**To do:** Please write out all of the records below exactly as they appear.
* * * * *
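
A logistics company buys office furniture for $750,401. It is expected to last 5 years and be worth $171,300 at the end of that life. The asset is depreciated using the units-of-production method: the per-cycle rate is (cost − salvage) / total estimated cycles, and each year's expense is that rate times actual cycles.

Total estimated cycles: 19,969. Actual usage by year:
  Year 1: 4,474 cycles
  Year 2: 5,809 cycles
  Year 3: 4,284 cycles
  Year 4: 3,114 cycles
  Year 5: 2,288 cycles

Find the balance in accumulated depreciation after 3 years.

$422,443

Depreciable base = $750,401 − $171,300 = $579,101.
Rate = $579,101 / 19,969 cycles = $29 per cycle.
Year 1: 4,474 × $29 = $129,746. Book value $620,655.
Year 2: 5,809 × $29 = $168,461. Book value $452,194.
Year 3: 4,284 × $29 = $124,236. Book value $327,958.
Accumulated through year 3 = $750,401 − $327,958 = $422,443.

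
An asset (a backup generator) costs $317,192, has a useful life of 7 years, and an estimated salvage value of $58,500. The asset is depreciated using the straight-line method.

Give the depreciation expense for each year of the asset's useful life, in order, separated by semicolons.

Depreciable base = $317,192 − $58,500 = $258,692.
Annual expense = $258,692 / 7 = $36,956.
End of year 1: book value $280,236.
End of year 2: book value $243,280.
End of year 3: book value $206,324.
End of year 4: book value $169,368.
End of year 5: book value $132,412.
End of year 6: book value $95,456.
End of year 7: book value $58,500.

$36,956; $36,956; $36,956; $36,956; $36,956; $36,956; $36,956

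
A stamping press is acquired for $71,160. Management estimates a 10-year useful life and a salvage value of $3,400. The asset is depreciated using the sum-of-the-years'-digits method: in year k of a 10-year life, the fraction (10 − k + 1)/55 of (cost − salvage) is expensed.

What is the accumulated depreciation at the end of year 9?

$66,528

Depreciable base = $71,160 − $3,400 = $67,760.
Sum of the years' digits = 10+9+8+7+6+5+4+3+2+1 = 55.
Year 1: $67,760 × 10/55 = $12,320. Book value $58,840.
Year 2: $67,760 × 9/55 = $11,088. Book value $47,752.
Year 3: $67,760 × 8/55 = $9,856. Book value $37,896.
Year 4: $67,760 × 7/55 = $8,624. Book value $29,272.
Year 5: $67,760 × 6/55 = $7,392. Book value $21,880.
Year 6: $67,760 × 5/55 = $6,160. Book value $15,720.
Year 7: $67,760 × 4/55 = $4,928. Book value $10,792.
Year 8: $67,760 × 3/55 = $3,696. Book value $7,096.
Year 9: $67,760 × 2/55 = $2,464. Book value $4,632.
Accumulated through year 9 = $71,160 − $4,632 = $66,528.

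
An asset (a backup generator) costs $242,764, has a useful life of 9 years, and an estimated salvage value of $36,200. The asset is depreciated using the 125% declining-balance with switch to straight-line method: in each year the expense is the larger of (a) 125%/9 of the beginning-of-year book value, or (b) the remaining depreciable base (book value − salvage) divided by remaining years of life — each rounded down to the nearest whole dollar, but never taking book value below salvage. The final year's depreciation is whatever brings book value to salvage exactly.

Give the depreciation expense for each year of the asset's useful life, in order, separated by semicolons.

Depreciable base = $242,764 − $36,200 = $206,564.
Year 1: DB = ⌊$242,764 × 125%/9⌋ = $33,717; SL = ⌊$206,564/9⌋ = $22,951 → take DB $33,717. Book value $209,047.
Year 2: DB = ⌊$209,047 × 125%/9⌋ = $29,034; SL = ⌊$172,847/8⌋ = $21,605 → take DB $29,034. Book value $180,013.
Year 3: DB = ⌊$180,013 × 125%/9⌋ = $25,001; SL = ⌊$143,813/7⌋ = $20,544 → take DB $25,001. Book value $155,012.
Year 4: DB = ⌊$155,012 × 125%/9⌋ = $21,529; SL = ⌊$118,812/6⌋ = $19,802 → take DB $21,529. Book value $133,483.
Year 5: DB = ⌊$133,483 × 125%/9⌋ = $18,539; SL = ⌊$97,283/5⌋ = $19,456 → take SL $19,456. Book value $114,027.
Year 6: DB = ⌊$114,027 × 125%/9⌋ = $15,837; SL = ⌊$77,827/4⌋ = $19,456 → take SL $19,456. Book value $94,571.
Year 7: DB = ⌊$94,571 × 125%/9⌋ = $13,134; SL = ⌊$58,371/3⌋ = $19,457 → take SL $19,457. Book value $75,114.
Year 8: DB = ⌊$75,114 × 125%/9⌋ = $10,432; SL = ⌊$38,914/2⌋ = $19,457 → take SL $19,457. Book value $55,657.
Year 9 (final): $55,657 − $36,200 = $19,457. Book value $36,200.

$33,717; $29,034; $25,001; $21,529; $19,456; $19,456; $19,457; $19,457; $19,457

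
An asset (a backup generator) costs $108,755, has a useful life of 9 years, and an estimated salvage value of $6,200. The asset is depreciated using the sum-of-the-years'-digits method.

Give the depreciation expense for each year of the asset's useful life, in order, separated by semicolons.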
* * * * *
**The completed task:**
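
A logistics company buys office furniture for $750,401. It is expected to last 5 years and be worth $171,300 at the end of that life. The asset is depreciated using the units-of-production method: the per-cycle rate is (cost − salvage) / total estimated cycles, and each year's expense is that rate times actual cycles.

Total estimated cycles: 19,969. Actual usage by year:
  Year 1: 4,474 cycles
  Year 2: 5,809 cycles
  Year 3: 4,284 cycles
  Year 4: 3,114 cycles
  Year 5: 2,288 cycles

Find the balance in accumulated depreciation after 3 years.

$422,443

Depreciable base = $750,401 − $171,300 = $579,101.
Rate = $579,101 / 19,969 cycles = $29 per cycle.
Year 1: 4,474 × $29 = $129,746. Book value $620,655.
Year 2: 5,809 × $29 = $168,461. Book value $452,194.
Year 3: 4,284 × $29 = $124,236. Book value $327,958.
Accumulated through year 3 = $750,401 − $327,958 = $422,443.

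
An asset (a backup generator) costs $317,192, has a useful life of 7 years, and an estimated salvage value of $58,500. The asset is depreciated using the straight-line method.

Give the depreciation expense for each year of the asset's useful life, in order, separated by semicolons.

Depreciable base = $317,192 − $58,500 = $258,692.
Annual expense = $258,692 / 7 = $36,956.
End of year 1: book value $280,236.
End of year 2: book value $243,280.
End of year 3: book value $206,324.
End of year 4: book value $169,368.
End of year 5: book value $132,412.
End of year 6: book value $95,456.
End of year 7: book value $58,500.

$36,956; $36,956; $36,956; $36,956; $36,956; $36,956; $36,956

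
A stamping press is acquired for $71,160. Management estimates a 10-year useful life and a salvage value of $3,400. The asset is depreciated using the sum-of-the-years'-digits method: in year k of a 10-year life, the fraction (10 − k + 1)/55 of (cost − salvage) is expensed.

What is the accumulated depreciation at the end of year 9?

$66,528

Depreciable base = $71,160 − $3,400 = $67,760.
Sum of the years' digits = 10+9+8+7+6+5+4+3+2+1 = 55.
Year 1: $67,760 × 10/55 = $12,320. Book value $58,840.
Year 2: $67,760 × 9/55 = $11,088. Book value $47,752.
Year 3: $67,760 × 8/55 = $9,856. Book value $37,896.
Year 4: $67,760 × 7/55 = $8,624. Book value $29,272.
Year 5: $67,760 × 6/55 = $7,392. Book value $21,880.
Year 6: $67,760 × 5/55 = $6,160. Book value $15,720.
Year 7: $67,760 × 4/55 = $4,928. Book value $10,792.
Year 8: $67,760 × 3/55 = $3,696. Book value $7,096.
Year 9: $67,760 × 2/55 = $2,464. Book value $4,632.
Accumulated through year 9 = $71,160 − $4,632 = $66,528.

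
An asset (a backup generator) costs $242,764, has a useful life of 9 years, and an estimated salvage value of $36,200. The asset is depreciated using the 125% declining-balance with switch to straight-line method: in each year the expense is the larger of (a) 125%/9 of the beginning-of-year book value, or (b) the remaining depreciable base (book value − salvage) divided by remaining years of life — each rounded down to the nearest whole dollar, but never taking book value below salvage. The final year's depreciation is whatever brings book value to salvage exactly.

Give the depreciation expense for each year of the asset's useful life, in order, separated by semicolons.

Depreciable base = $242,764 − $36,200 = $206,564.
Year 1: DB = ⌊$242,764 × 125%/9⌋ = $33,717; SL = ⌊$206,564/9⌋ = $22,951 → take DB $33,717. Book value $209,047.
Year 2: DB = ⌊$209,047 × 125%/9⌋ = $29,034; SL = ⌊$172,847/8⌋ = $21,605 → take DB $29,034. Book value $180,013.
Year 3: DB = ⌊$180,013 × 125%/9⌋ = $25,001; SL = ⌊$143,813/7⌋ = $20,544 → take DB $25,001. Book value $155,012.
Year 4: DB = ⌊$155,012 × 125%/9⌋ = $21,529; SL = ⌊$118,812/6⌋ = $19,802 → take DB $21,529. Book value $133,483.
Year 5: DB = ⌊$133,483 × 125%/9⌋ = $18,539; SL = ⌊$97,283/5⌋ = $19,456 → take SL $19,456. Book value $114,027.
Year 6: DB = ⌊$114,027 × 125%/9⌋ = $15,837; SL = ⌊$77,827/4⌋ = $19,456 → take SL $19,456. Book value $94,571.
Year 7: DB = ⌊$94,571 × 125%/9⌋ = $13,134; SL = ⌊$58,371/3⌋ = $19,457 → take SL $19,457. Book value $75,114.
Year 8: DB = ⌊$75,114 × 125%/9⌋ = $10,432; SL = ⌊$38,914/2⌋ = $19,457 → take SL $19,457. Book value $55,657.
Year 9 (final): $55,657 − $36,200 = $19,457. Book value $36,200.

$33,717; $29,034; $25,001; $21,529; $19,456; $19,456; $19,457; $19,457; $19,457

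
An asset (a backup generator) costs $108,755, has a useful life of 9 years, and an estimated salvage value of $6,200. The asset is depreciated using the sum-of-the-years'-digits method.

Give the depreciation expense for each year of the asset's useful life, in order, separated by semicolons.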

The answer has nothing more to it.